● **EXERCISE DIRECTIONS**:
Search the records for the word "contact" and copy each line in which it appears.

** SOURCE DATA follows **

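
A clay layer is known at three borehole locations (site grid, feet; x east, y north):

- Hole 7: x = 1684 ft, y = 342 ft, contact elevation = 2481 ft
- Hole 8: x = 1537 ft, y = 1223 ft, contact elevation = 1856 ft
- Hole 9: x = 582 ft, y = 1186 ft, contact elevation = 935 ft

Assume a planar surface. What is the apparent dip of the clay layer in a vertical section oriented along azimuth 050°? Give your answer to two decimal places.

Two edge vectors: Hole 7→Hole 8 = (-147, 881, -625), Hole 7→Hole 9 = (-1102, 844, -1546).
Normal n = (Hole 7→Hole 8) × (Hole 7→Hole 9) = (-834526, 461488, 846794).
So ∂z/∂x = −n_x/n_z = 0.98551 and ∂z/∂y = −n_y/n_z = −0.54498.
Unit vector along 050° is (sin 50°, cos 50°) = (0.7660, 0.6428).
Slope in that direction = a·(0.7660) + b·(0.6428) = 0.40464.
Apparent dip = arctan|0.40464| = 22.03° (true dip is 48.4°, so apparent ≤ true as expected).

22.03°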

** End of SOURCE DATA **

● **EXERCISE ANSWER**:
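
- Hole 7: x = 1684 ft, y = 342 ft, contact elevation = 2481 ft
- Hole 8: x = 1537 ft, y = 1223 ft, contact elevation = 1856 ft
- Hole 9: x = 582 ft, y = 1186 ft, contact elevation = 935 ft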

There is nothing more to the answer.